Print out the records below with nothing altered.
*** Opening INFORMATION SHOWN ***
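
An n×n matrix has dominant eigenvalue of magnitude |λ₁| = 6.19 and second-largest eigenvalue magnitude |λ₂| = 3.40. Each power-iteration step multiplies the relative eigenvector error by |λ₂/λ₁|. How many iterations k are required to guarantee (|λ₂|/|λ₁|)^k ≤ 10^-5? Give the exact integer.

20

|λ₂/λ₁| = 3.40/6.19 = 0.54927
Need k ≥ ln(10^-5) / ln(0.54927) = -11.5129 / -0.5992 ≈ 19.215
Smallest integer k satisfying the bound: 20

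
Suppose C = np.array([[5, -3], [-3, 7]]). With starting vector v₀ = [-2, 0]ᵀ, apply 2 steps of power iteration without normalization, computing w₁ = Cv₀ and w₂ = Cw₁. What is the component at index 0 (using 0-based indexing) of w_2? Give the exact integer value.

w1 = Cv₀ = (-10, 6)
w2 = Cw1 = (-68, 72)
The requested component of w2 is -68.

-68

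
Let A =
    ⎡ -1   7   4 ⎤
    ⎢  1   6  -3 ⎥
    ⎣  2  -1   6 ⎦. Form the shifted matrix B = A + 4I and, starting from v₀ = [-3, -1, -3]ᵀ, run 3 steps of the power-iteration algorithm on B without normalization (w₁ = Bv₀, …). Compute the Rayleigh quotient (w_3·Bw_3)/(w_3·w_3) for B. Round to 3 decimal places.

11.054

B = A + 4I has rows (3, 7, 4); (1, 10, -3); (2, -1, 10)
w1 = Bv₀ = (3·(-3) + 7·(-1) + 4·(-3); 1·(-3) + 10·(-1) + (-3)·(-3); 2·(-3) + (-1)·(-1) + 10·(-3)) = (-28, -4, -35)
w2 = Bw1 = (3·(-28) + 7·(-4) + 4·(-35); 1·(-28) + 10·(-4) + (-3)·(-35); 2·(-28) + (-1)·(-4) + 10·(-35)) = (-252, 37, -402)
w3 = Bw2 = (-2105, 1324, -4561)
Bw3 = (-15291, 24818, -51144)
w3·Bw3 = 298314371; w3·w3 = 26986722; μ ≈ 298314371/26986722 = 11.054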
*** Closing INFORMATION SHOWN ***
**OUTPUT OF THE TASK:**
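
An n×n matrix has dominant eigenvalue of magnitude |λ₁| = 6.19 and second-largest eigenvalue magnitude |λ₂| = 3.40. Each power-iteration step multiplies the relative eigenvector error by |λ₂/λ₁|. How many iterations k are required to guarantee (|λ₂|/|λ₁|)^k ≤ 10^-5? Give the exact integer.

20

|λ₂/λ₁| = 3.40/6.19 = 0.54927
Need k ≥ ln(10^-5) / ln(0.54927) = -11.5129 / -0.5992 ≈ 19.215
Smallest integer k satisfying the bound: 20

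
Suppose C = np.array([[5, -3], [-3, 7]]). With starting vector v₀ = [-2, 0]ᵀ, apply 2 steps of power iteration without normalization, computing w₁ = Cv₀ and w₂ = Cw₁. What is the component at index 0 (using 0-based indexing) of w_2? Give the exact integer value.

w1 = Cv₀ = (-10, 6)
w2 = Cw1 = (-68, 72)
The requested component of w2 is -68.

-68

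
Let A =
    ⎡ -1   7   4 ⎤
    ⎢  1   6  -3 ⎥
    ⎣  2  -1   6 ⎦. Form the shifted matrix B = A + 4I and, starting from v₀ = [-3, -1, -3]ᵀ, run 3 steps of the power-iteration algorithm on B without normalization (w₁ = Bv₀, …). Compute the Rayleigh quotient (w_3·Bw_3)/(w_3·w_3) for B. Round to 3 decimal places.

11.054

B = A + 4I has rows (3, 7, 4); (1, 10, -3); (2, -1, 10)
w1 = Bv₀ = (3·(-3) + 7·(-1) + 4·(-3); 1·(-3) + 10·(-1) + (-3)·(-3); 2·(-3) + (-1)·(-1) + 10·(-3)) = (-28, -4, -35)
w2 = Bw1 = (3·(-28) + 7·(-4) + 4·(-35); 1·(-28) + 10·(-4) + (-3)·(-35); 2·(-28) + (-1)·(-4) + 10·(-35)) = (-252, 37, -402)
w3 = Bw2 = (-2105, 1324, -4561)
Bw3 = (-15291, 24818, -51144)
w3·Bw3 = 298314371; w3·w3 = 26986722; μ ≈ 298314371/26986722 = 11.054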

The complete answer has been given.